### DATA FOR THIS EXERCISE
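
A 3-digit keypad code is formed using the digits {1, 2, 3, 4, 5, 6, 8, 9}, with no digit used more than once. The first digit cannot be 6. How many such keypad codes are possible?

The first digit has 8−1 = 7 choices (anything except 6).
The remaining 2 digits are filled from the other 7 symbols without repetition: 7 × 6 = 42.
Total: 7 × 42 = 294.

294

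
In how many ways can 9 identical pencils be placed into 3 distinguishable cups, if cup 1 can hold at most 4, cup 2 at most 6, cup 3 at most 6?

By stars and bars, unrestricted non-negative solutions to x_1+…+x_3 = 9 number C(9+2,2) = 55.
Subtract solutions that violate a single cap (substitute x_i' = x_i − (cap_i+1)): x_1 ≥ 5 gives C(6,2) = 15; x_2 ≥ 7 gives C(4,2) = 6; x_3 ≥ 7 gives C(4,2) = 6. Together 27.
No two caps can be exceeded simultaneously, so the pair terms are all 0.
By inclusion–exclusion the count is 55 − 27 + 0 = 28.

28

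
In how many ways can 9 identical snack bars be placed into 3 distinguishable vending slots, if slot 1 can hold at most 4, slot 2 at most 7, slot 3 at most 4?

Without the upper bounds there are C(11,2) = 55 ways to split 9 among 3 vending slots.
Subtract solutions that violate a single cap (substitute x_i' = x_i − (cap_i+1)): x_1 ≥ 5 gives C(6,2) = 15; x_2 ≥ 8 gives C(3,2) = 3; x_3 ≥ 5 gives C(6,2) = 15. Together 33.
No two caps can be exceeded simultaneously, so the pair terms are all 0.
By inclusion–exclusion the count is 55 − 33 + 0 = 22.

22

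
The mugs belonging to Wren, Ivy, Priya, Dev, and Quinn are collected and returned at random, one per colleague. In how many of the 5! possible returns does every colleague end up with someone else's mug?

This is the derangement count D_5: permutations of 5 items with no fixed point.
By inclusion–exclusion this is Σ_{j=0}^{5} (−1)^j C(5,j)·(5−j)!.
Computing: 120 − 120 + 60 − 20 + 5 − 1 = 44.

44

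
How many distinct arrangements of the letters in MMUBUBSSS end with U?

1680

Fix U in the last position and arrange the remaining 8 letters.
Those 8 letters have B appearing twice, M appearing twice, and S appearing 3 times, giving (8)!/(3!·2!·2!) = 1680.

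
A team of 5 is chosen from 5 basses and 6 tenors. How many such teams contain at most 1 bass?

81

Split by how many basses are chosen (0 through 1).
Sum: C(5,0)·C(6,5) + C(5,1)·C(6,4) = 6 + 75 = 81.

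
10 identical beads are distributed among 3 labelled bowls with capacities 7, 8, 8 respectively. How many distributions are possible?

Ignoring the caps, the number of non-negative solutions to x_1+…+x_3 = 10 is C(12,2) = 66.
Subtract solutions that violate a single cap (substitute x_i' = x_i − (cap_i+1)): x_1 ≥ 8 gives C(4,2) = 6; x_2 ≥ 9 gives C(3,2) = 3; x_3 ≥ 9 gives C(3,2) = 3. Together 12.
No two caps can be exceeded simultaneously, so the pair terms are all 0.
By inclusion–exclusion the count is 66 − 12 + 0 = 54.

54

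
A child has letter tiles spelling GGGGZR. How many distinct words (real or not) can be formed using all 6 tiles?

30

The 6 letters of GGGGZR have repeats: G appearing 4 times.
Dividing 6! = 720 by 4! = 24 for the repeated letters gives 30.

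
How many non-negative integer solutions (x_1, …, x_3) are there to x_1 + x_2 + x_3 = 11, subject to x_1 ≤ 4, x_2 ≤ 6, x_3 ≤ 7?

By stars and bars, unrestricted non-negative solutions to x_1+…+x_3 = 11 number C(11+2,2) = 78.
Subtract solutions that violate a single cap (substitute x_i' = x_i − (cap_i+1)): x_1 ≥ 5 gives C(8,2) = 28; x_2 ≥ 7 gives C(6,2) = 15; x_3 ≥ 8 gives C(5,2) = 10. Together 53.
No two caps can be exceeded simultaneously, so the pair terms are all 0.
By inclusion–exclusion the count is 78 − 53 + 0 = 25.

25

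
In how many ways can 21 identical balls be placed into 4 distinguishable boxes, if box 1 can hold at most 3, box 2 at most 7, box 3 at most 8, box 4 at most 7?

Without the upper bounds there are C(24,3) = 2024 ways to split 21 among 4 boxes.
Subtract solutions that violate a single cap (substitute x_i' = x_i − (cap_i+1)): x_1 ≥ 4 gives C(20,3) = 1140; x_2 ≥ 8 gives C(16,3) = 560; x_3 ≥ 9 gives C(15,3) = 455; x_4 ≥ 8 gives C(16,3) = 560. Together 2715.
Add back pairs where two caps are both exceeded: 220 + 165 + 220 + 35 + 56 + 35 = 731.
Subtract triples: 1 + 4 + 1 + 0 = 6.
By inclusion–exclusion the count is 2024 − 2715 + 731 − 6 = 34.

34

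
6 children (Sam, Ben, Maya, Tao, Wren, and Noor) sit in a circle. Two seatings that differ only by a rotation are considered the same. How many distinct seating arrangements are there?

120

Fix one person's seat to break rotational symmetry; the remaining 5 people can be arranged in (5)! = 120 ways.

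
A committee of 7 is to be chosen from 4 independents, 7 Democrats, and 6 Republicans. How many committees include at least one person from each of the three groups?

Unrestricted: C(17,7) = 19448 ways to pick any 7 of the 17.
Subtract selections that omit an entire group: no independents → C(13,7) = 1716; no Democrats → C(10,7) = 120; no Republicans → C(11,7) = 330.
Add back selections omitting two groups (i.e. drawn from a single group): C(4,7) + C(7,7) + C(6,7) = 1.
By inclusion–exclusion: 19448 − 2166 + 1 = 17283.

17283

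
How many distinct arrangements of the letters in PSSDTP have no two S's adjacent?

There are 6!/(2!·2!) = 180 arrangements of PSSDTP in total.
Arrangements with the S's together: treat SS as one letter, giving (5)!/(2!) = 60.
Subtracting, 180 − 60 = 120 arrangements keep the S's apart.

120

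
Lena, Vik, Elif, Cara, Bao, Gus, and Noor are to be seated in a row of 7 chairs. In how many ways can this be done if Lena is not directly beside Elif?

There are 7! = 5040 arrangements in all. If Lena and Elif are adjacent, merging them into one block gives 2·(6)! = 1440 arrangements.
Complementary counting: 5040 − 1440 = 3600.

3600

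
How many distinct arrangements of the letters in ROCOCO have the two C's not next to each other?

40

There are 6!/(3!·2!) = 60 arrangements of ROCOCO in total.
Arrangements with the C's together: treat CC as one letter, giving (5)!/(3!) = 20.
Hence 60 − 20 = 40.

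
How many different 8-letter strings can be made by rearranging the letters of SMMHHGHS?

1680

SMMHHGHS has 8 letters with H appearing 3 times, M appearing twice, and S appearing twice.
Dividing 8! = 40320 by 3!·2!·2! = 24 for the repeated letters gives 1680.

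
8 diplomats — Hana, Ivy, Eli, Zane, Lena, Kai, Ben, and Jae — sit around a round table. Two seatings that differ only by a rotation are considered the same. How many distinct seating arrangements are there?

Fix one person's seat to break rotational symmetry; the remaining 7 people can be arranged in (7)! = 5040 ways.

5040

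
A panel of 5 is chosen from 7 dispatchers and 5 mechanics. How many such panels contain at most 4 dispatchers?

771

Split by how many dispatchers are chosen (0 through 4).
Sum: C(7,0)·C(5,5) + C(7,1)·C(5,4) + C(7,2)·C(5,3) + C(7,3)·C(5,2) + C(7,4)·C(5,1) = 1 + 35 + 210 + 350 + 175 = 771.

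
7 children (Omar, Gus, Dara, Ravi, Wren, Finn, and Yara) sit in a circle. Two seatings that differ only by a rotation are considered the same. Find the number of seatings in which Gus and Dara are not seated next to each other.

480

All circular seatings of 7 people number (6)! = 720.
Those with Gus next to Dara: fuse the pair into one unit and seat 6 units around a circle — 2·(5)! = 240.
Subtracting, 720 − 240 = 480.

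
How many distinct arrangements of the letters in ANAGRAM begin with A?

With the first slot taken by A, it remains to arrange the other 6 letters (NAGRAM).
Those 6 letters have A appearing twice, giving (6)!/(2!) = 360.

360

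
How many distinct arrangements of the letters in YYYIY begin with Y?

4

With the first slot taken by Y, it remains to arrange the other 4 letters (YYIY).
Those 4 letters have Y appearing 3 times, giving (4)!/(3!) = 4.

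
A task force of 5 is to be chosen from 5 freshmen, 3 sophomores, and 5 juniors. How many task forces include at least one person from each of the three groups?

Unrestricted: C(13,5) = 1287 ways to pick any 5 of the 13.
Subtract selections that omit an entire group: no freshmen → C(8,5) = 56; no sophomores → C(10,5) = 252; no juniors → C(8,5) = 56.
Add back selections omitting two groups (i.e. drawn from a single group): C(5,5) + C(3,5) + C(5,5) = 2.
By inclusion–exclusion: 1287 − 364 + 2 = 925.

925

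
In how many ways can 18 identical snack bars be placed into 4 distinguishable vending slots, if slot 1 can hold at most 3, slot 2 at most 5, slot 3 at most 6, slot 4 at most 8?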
######
### DATA FOR THIS EXERCISE
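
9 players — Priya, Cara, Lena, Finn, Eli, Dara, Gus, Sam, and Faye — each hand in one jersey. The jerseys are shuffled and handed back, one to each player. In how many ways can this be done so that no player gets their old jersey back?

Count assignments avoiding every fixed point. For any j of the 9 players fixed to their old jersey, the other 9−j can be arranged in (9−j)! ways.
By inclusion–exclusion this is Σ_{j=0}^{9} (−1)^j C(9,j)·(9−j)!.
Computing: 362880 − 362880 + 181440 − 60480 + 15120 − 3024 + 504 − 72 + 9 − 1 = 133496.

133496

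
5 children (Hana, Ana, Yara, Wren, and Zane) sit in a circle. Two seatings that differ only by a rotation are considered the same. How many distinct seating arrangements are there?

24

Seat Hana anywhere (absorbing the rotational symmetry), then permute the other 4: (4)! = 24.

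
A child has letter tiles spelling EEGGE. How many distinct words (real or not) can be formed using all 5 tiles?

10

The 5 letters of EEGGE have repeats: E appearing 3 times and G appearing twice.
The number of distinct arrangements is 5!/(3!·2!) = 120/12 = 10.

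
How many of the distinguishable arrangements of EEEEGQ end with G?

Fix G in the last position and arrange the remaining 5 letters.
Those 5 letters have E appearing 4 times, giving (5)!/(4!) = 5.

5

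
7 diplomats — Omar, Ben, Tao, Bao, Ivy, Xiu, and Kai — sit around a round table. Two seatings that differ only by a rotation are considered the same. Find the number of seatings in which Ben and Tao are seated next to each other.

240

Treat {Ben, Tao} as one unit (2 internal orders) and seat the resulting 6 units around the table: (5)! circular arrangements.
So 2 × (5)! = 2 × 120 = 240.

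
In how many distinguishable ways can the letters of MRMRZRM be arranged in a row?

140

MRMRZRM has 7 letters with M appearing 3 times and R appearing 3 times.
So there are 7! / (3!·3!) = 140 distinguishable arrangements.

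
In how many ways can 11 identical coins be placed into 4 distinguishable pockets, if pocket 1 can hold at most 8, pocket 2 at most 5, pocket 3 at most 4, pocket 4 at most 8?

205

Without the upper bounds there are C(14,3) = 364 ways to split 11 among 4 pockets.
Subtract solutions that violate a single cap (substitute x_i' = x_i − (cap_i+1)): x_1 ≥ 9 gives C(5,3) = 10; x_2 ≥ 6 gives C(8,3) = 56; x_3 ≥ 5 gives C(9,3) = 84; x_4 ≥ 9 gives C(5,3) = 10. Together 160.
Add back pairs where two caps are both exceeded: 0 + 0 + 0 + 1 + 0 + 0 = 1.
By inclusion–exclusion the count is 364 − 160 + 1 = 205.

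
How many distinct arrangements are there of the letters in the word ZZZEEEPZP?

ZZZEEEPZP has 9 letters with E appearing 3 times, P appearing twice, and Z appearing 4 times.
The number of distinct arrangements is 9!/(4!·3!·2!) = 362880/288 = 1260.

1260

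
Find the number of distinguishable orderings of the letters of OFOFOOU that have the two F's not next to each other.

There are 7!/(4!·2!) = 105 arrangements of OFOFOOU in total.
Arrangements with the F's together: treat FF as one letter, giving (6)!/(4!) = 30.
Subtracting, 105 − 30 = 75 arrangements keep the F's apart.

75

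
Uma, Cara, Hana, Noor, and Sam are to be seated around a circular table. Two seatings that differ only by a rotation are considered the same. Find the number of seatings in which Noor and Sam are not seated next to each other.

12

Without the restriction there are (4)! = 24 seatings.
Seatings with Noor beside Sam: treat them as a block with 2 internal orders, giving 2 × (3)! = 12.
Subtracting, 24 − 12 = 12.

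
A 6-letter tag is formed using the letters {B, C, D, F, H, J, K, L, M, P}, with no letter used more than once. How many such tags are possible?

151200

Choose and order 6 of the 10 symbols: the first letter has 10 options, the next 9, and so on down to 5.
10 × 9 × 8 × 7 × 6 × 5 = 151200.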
######
### DATA FOR THIS EXERCISE
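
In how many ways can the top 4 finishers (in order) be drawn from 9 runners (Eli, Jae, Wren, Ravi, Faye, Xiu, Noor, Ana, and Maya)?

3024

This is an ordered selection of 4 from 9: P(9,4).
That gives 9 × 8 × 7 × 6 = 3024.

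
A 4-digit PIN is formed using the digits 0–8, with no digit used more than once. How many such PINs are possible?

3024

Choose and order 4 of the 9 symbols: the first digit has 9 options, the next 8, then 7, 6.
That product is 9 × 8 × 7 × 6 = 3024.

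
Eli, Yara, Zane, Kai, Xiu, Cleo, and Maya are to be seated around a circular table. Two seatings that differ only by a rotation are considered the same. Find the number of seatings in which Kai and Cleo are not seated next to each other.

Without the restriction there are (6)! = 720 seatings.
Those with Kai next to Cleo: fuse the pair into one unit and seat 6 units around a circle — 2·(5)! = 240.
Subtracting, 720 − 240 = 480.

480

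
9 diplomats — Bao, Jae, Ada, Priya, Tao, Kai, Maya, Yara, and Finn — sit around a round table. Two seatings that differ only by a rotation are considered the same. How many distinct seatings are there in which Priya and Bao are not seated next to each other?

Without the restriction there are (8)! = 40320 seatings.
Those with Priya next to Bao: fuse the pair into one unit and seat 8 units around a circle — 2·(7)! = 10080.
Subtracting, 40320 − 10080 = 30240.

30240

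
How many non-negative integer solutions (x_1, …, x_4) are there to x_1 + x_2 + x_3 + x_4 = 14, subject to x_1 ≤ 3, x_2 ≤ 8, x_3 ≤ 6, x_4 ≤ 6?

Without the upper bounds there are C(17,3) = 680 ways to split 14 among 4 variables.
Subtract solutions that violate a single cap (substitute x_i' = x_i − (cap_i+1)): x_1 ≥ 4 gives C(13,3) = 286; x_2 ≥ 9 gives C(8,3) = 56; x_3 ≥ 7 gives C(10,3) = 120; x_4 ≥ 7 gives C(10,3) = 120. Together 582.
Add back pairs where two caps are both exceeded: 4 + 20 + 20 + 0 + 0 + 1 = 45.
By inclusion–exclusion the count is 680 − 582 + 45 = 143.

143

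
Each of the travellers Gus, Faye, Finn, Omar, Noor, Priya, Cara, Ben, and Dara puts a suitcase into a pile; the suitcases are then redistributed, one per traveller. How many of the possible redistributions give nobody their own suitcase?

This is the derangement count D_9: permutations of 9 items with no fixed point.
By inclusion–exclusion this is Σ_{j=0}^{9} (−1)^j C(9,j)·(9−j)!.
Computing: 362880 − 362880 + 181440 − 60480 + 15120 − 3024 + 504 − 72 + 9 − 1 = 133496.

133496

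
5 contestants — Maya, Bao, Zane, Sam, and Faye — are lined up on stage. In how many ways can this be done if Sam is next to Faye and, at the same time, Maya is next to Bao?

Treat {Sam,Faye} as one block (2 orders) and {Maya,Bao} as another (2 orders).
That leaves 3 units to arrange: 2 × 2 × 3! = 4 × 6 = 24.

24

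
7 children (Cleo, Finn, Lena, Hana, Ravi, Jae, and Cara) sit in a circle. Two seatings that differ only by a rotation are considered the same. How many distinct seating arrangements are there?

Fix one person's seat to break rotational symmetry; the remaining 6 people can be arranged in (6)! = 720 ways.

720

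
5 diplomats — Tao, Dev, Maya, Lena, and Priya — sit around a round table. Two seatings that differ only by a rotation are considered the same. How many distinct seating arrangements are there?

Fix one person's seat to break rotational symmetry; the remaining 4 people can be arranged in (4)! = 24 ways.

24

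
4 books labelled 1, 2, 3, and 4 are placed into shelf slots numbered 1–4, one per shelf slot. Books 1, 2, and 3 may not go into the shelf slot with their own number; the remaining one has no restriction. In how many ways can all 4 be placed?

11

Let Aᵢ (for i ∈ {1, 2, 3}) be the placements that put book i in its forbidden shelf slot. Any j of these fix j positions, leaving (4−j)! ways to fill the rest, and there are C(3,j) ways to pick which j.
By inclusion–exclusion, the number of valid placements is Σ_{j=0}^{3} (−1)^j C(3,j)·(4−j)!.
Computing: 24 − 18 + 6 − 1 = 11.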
######
## EXERCISE DETAILS
Could you set down, exactly as written, the lines above between the one holding "How many distinct arrangements of the letters in YYYIY" and the one holding "In how many ways can 18", inclusive, and nothing more?

## EXERCISE ANSWER
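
How many distinct arrangements of the letters in YYYIY begin with Y?

4

With the first slot taken by Y, it remains to arrange the other 4 letters (YYIY).
Those 4 letters have Y appearing 3 times, giving (4)!/(3!) = 4.

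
A task force of 5 is to be chosen from 5 freshmen, 3 sophomores, and 5 juniors. How many task forces include at least one person from each of the three groups?

Unrestricted: C(13,5) = 1287 ways to pick any 5 of the 13.
Subtract selections that omit an entire group: no freshmen → C(8,5) = 56; no sophomores → C(10,5) = 252; no juniors → C(8,5) = 56.
Add back selections omitting two groups (i.e. drawn from a single group): C(5,5) + C(3,5) + C(5,5) = 2.
By inclusion–exclusion: 1287 − 364 + 2 = 925.

925

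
In how many ways can 18 identical snack bars be placed into 4 distinguishable vending slots, if slot 1 can hold at most 3, slot 2 at most 5, slot 3 at most 6, slot 4 at most 8?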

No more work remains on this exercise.